### Input data
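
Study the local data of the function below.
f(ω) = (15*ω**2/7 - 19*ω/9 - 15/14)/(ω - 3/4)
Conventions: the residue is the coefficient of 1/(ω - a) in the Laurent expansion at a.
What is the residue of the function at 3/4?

At the order-1 pole 3/4 set g(ω) = (ω - (3/4))*f(ω) = 15*ω**2/7 - 19*ω/9 - 15/14.
Simple pole: residue = g(a) at a = 3/4, which is -487/336.

The residue is -487/336.


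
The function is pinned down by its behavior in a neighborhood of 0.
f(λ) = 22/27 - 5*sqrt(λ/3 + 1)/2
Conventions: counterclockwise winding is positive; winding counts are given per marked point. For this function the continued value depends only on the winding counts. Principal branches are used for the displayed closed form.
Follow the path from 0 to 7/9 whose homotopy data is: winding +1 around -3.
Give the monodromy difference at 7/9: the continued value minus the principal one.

The rational part is single-valued and drops out of the difference; each branch term changes only by its own monodromy.
(-5/2)*sqrt(1 - λ/(-3)): winding +1 is odd, the square root flips sign, contributing -2*(-5/2)*sqrt(1 - (7/9)/(-3)) = -2*(-5/2)*sqrt(34/27) = (5/9)*sqrt(102).
Summing the contributions at λ = 7/9 gives (5/9)*sqrt(102).

Continued minus principal equals (5/9)*sqrt(102).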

### Exercise prompt
What is needed is an exact copy of every entry above.

### Your solution
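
Study the local data of the function below.
f(ω) = (15*ω**2/7 - 19*ω/9 - 15/14)/(ω - 3/4)
Conventions: the residue is the coefficient of 1/(ω - a) in the Laurent expansion at a.
What is the residue of the function at 3/4?

At the order-1 pole 3/4 set g(ω) = (ω - (3/4))*f(ω) = 15*ω**2/7 - 19*ω/9 - 15/14.
Simple pole: residue = g(a) at a = 3/4, which is -487/336.

The residue is -487/336.


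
The function is pinned down by its behavior in a neighborhood of 0.
f(λ) = 22/27 - 5*sqrt(λ/3 + 1)/2
Conventions: counterclockwise winding is positive; winding counts are given per marked point. For this function the continued value depends only on the winding counts. Principal branches are used for the displayed closed form.
Follow the path from 0 to 7/9 whose homotopy data is: winding +1 around -3.
Give the monodromy difference at 7/9: the continued value minus the principal one.

The rational part is single-valued and drops out of the difference; each branch term changes only by its own monodromy.
(-5/2)*sqrt(1 - λ/(-3)): winding +1 is odd, the square root flips sign, contributing -2*(-5/2)*sqrt(1 - (7/9)/(-3)) = -2*(-5/2)*sqrt(34/27) = (5/9)*sqrt(102).
Summing the contributions at λ = 7/9 gives (5/9)*sqrt(102).

Continued minus principal equals (5/9)*sqrt(102).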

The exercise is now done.